** TASK DETAILS **
The full listing below should be returned without a single change.

** DATA TO EXAMINE **
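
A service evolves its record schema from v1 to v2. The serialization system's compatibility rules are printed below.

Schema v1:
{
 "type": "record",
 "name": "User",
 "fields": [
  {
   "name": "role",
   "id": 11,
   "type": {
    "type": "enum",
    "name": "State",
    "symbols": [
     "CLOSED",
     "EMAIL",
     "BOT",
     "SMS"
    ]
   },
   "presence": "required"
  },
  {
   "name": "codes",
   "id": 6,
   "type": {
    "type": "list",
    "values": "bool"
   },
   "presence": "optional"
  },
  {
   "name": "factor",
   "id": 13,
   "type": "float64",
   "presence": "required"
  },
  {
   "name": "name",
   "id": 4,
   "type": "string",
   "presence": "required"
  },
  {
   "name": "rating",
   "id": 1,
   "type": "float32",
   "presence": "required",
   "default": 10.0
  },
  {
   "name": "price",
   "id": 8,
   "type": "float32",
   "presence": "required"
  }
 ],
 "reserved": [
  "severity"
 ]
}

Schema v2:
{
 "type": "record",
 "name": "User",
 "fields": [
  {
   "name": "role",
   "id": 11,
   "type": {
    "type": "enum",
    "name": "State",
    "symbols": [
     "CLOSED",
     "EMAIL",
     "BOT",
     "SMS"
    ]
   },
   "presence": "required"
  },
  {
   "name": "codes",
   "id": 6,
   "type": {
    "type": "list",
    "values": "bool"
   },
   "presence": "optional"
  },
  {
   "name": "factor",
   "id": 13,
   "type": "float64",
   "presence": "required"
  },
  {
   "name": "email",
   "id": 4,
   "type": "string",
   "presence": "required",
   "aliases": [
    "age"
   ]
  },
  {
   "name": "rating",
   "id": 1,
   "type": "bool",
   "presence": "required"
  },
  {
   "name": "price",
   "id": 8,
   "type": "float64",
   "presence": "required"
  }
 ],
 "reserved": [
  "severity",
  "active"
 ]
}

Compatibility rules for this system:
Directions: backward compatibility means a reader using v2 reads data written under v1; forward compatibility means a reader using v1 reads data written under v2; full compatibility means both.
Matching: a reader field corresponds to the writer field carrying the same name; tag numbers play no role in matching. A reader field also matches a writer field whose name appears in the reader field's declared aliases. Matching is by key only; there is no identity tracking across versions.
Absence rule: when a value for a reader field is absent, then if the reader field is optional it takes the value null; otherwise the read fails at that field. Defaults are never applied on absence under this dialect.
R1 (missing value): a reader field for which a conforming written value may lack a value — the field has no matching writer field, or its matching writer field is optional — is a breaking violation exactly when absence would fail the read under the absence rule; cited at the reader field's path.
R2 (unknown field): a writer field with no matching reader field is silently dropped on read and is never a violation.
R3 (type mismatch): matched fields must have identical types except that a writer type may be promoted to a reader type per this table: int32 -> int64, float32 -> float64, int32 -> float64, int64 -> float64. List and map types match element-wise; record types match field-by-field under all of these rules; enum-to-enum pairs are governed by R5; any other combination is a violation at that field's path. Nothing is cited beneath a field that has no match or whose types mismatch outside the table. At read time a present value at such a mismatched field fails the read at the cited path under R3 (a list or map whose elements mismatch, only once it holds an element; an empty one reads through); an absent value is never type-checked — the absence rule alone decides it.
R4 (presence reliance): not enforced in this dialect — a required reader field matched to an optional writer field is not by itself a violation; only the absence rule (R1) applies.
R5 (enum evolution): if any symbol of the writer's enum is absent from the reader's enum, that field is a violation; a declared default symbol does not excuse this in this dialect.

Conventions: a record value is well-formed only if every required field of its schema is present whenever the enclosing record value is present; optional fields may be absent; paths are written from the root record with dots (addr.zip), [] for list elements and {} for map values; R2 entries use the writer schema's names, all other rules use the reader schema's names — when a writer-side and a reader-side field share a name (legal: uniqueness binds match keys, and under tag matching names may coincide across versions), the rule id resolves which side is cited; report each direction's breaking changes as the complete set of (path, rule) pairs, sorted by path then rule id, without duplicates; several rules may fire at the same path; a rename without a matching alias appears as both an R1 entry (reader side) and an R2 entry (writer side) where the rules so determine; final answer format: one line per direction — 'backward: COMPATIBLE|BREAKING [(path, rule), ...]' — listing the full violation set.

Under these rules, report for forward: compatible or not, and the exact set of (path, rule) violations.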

** EXERCISE RESULT **
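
A service evolves its record schema from v1 to v2. The serialization system's compatibility rules are printed below.

Schema v1:
{
 "type": "record",
 "name": "User",
 "fields": [
  {
   "name": "role",
   "id": 11,
   "type": {
    "type": "enum",
    "name": "State",
    "symbols": [
     "CLOSED",
     "EMAIL",
     "BOT",
     "SMS"
    ]
   },
   "presence": "required"
  },
  {
   "name": "codes",
   "id": 6,
   "type": {
    "type": "list",
    "values": "bool"
   },
   "presence": "optional"
  },
  {
   "name": "factor",
   "id": 13,
   "type": "float64",
   "presence": "required"
  },
  {
   "name": "name",
   "id": 4,
   "type": "string",
   "presence": "required"
  },
  {
   "name": "rating",
   "id": 1,
   "type": "float32",
   "presence": "required",
   "default": 10.0
  },
  {
   "name": "price",
   "id": 8,
   "type": "float32",
   "presence": "required"
  }
 ],
 "reserved": [
  "severity"
 ]
}

Schema v2:
{
 "type": "record",
 "name": "User",
 "fields": [
  {
   "name": "role",
   "id": 11,
   "type": {
    "type": "enum",
    "name": "State",
    "symbols": [
     "CLOSED",
     "EMAIL",
     "BOT",
     "SMS"
    ]
   },
   "presence": "required"
  },
  {
   "name": "codes",
   "id": 6,
   "type": {
    "type": "list",
    "values": "bool"
   },
   "presence": "optional"
  },
  {
   "name": "factor",
   "id": 13,
   "type": "float64",
   "presence": "required"
  },
  {
   "name": "email",
   "id": 4,
   "type": "string",
   "presence": "required",
   "aliases": [
    "age"
   ]
  },
  {
   "name": "rating",
   "id": 1,
   "type": "bool",
   "presence": "required"
  },
  {
   "name": "price",
   "id": 8,
   "type": "float64",
   "presence": "required"
  }
 ],
 "reserved": [
  "severity",
  "active"
 ]
}

Compatibility rules for this system:
Directions: backward compatibility means a reader using v2 reads data written under v1; forward compatibility means a reader using v1 reads data written under v2; full compatibility means both.
Matching: a reader field corresponds to the writer field carrying the same name; tag numbers play no role in matching. A reader field also matches a writer field whose name appears in the reader field's declared aliases. Matching is by key only; there is no identity tracking across versions.
Absence rule: when a value for a reader field is absent, then if the reader field is optional it takes the value null; otherwise the read fails at that field. Defaults are never applied on absence under this dialect.
R1 (missing value): a reader field for which a conforming written value may lack a value — the field has no matching writer field, or its matching writer field is optional — is a breaking violation exactly when absence would fail the read under the absence rule; cited at the reader field's path.
R2 (unknown field): a writer field with no matching reader field is silently dropped on read and is never a violation.
R3 (type mismatch): matched fields must have identical types except that a writer type may be promoted to a reader type per this table: int32 -> int64, float32 -> float64, int32 -> float64, int64 -> float64. List and map types match element-wise; record types match field-by-field under all of these rules; enum-to-enum pairs are governed by R5; any other combination is a violation at that field's path. Nothing is cited beneath a field that has no match or whose types mismatch outside the table. At read time a present value at such a mismatched field fails the read at the cited path under R3 (a list or map whose elements mismatch, only once it holds an element; an empty one reads through); an absent value is never type-checked — the absence rule alone decides it.
R4 (presence reliance): not enforced in this dialect — a required reader field matched to an optional writer field is not by itself a violation; only the absence rule (R1) applies.
R5 (enum evolution): if any symbol of the writer's enum is absent from the reader's enum, that field is a violation; a declared default symbol does not excuse this in this dialect.

Conventions: a record value is well-formed only if every required field of its schema is present whenever the enclosing record value is present; optional fields may be absent; paths are written from the root record with dots (addr.zip), [] for list elements and {} for map values; R2 entries use the writer schema's names, all other rules use the reader schema's names — when a writer-side and a reader-side field share a name (legal: uniqueness binds match keys, and under tag matching names may coincide across versions), the rule id resolves which side is cited; report each direction's breaking changes as the complete set of (path, rule) pairs, sorted by path then rule id, without duplicates; several rules may fire at the same path; a rename without a matching alias appears as both an R1 entry (reader side) and an R2 entry (writer side) where the rules so determine; final answer format: one line per direction — 'backward: COMPATIBLE|BREAKING [(path, rule), ...]' — listing the full violation set.

Under these rules, report for forward: compatible or not, and the exact set of (path, rule) violations.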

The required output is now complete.